§ EXERCISE AIM:
Show each line from the listing that includes the word "below".

§ GIVEN INFORMATION:
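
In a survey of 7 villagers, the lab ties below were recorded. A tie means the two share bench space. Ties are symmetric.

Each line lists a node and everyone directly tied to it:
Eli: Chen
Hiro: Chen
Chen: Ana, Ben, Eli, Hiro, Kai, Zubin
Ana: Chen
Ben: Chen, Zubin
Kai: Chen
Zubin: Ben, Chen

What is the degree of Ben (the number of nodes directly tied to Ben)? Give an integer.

2

Ben is directly tied to Chen and Zubin. That is 2 neighbors, so the degree of Ben is 2.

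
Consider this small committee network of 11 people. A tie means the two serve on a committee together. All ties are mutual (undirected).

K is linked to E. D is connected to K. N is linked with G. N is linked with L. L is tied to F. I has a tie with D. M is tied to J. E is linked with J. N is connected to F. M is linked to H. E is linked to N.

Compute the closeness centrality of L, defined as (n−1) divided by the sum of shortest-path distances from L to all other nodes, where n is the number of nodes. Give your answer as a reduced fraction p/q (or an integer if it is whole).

1/3

Distances from L: D:4, E:2, F:1, G:2, H:5, I:5, J:3, K:3, M:4, N:1. Sum = 30.
n = 11, so closeness = 10/30 = 1/3.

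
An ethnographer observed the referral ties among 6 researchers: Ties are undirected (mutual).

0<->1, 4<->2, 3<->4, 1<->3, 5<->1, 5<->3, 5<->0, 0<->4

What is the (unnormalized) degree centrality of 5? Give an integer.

5 is directly tied to 0, 1, and 3. That is 3 neighbors, so the degree of 5 is 3.

3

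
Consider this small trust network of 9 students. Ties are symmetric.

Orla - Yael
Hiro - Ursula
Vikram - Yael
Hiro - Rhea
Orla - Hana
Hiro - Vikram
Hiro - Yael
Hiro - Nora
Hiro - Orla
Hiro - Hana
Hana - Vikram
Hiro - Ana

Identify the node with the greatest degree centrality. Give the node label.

Hiro

Degrees — Ana:1, Hana:3, Hiro:8, Nora:1, Orla:3, Rhea:1, Ursula:1, Vikram:3, Yael:3.
The maximum is 8, attained only by Hiro.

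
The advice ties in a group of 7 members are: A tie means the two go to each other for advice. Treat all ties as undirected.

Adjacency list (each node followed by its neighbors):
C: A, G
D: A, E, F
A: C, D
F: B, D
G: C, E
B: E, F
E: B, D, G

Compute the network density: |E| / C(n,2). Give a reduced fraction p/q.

8/21

There are 8 edges and 7 nodes, so the maximum possible is C(7,2) = 21.
Density = 8/21.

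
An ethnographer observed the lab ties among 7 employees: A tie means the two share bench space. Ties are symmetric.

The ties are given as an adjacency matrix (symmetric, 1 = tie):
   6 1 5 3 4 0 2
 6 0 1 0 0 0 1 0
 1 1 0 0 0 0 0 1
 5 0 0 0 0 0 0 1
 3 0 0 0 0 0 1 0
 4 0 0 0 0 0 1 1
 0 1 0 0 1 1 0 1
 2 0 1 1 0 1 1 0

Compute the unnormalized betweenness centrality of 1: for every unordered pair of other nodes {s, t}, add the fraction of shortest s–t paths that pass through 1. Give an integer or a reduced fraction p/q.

1

Pairs whose geodesics pass through 1 — 6–5: 1/2; 6–2: 1/2.
All other pairs contribute 0.
Summing the contributions gives betweenness(1) = 1.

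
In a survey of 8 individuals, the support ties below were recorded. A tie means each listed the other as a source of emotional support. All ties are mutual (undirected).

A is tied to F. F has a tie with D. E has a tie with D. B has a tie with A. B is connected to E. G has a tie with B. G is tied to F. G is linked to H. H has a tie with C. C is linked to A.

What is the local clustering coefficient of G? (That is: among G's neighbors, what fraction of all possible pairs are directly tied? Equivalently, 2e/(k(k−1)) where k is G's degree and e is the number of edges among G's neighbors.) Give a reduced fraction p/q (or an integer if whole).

G's neighbors: B, F, and H (k = 3).
Possible neighbor pairs: C(3,2) = 3. Edges among them: none → e = 0.
Clustering(G) = 0/3 = 0.

0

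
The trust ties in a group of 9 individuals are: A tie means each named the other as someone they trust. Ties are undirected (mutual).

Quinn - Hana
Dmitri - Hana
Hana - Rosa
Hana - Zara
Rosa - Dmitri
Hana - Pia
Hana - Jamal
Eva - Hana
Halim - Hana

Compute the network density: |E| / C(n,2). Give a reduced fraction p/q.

1/4

There are 9 edges and 9 nodes, so the maximum possible is C(9,2) = 36.
Density = 9/36 = 1/4.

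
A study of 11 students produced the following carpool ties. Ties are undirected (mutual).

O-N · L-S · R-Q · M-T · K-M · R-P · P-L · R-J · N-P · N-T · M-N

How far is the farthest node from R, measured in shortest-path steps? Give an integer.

Distances from R: J:1, K:4, L:2, M:3, N:2, O:3, P:1, Q:1, S:3, T:3.
The largest is 4 (to K), so the eccentricity of R is 4.

4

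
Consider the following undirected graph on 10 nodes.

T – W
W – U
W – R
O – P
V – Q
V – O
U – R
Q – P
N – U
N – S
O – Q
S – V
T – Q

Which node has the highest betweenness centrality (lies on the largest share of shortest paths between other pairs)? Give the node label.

Q

Unnormalized betweenness of each node: N:5, O:3/2, P:0, Q:25/2, R:0, S:6, T:10, U:11/2, V:15/2, W:9.
Q has the largest value, 25/2, making it the main broker — the node through which the most shortest paths run.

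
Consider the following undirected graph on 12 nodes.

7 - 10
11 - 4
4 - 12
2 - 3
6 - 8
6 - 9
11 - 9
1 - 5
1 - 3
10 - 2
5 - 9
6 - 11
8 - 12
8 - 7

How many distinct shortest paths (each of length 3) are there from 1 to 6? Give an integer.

The shortest distance is 3, and the only length-3 path is 1–5–9–6. So there is exactly 1 shortest path.

1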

§ TASK RESULT:
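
In a survey of 7 villagers, the lab ties below were recorded. A tie means the two share bench space. Ties are symmetric.
In a survey of 8 individuals, the support ties below were recorded. A tie means each listed the other as a source of emotional support. All ties are mutual (undirected).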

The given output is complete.